* **WHAT IS EXPECTED**
Return, from the lines below, each one that includes the word "adjacency".

* **DATA**
*-*-*

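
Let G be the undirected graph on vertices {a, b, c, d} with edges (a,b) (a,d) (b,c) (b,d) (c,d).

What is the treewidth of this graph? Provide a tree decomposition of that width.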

*-*-*

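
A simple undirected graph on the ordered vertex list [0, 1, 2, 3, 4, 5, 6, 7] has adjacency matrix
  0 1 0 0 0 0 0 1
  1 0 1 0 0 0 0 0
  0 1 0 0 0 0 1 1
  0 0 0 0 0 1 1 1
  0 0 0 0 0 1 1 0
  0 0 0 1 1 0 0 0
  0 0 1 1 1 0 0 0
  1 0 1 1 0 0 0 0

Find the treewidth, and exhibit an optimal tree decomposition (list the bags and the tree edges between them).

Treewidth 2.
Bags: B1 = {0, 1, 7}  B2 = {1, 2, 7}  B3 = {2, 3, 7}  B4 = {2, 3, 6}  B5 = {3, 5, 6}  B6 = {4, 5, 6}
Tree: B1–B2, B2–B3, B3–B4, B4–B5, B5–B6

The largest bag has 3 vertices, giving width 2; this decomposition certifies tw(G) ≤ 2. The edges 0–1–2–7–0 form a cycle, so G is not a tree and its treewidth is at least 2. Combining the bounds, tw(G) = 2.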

*-*-*

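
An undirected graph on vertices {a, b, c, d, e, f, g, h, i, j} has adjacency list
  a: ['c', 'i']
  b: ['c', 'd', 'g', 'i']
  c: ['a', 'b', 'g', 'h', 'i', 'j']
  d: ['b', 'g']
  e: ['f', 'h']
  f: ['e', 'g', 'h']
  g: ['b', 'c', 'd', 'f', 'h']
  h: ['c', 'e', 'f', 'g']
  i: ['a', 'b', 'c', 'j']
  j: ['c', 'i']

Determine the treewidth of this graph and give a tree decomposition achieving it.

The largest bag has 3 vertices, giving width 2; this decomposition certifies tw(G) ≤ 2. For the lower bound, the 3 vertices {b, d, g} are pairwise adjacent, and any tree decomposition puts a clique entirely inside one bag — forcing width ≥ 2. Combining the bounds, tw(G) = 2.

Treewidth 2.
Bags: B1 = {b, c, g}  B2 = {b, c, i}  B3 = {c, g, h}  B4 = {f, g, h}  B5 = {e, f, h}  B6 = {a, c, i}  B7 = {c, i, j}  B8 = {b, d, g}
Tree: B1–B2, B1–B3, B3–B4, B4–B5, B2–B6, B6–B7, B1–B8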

*-*-*

* **SOLUTION FOR THIS TASK**
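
A simple undirected graph on the ordered vertex list [0, 1, 2, 3, 4, 5, 6, 7] has adjacency matrix
An undirected graph on vertices {a, b, c, d, e, f, g, h, i, j} has adjacency list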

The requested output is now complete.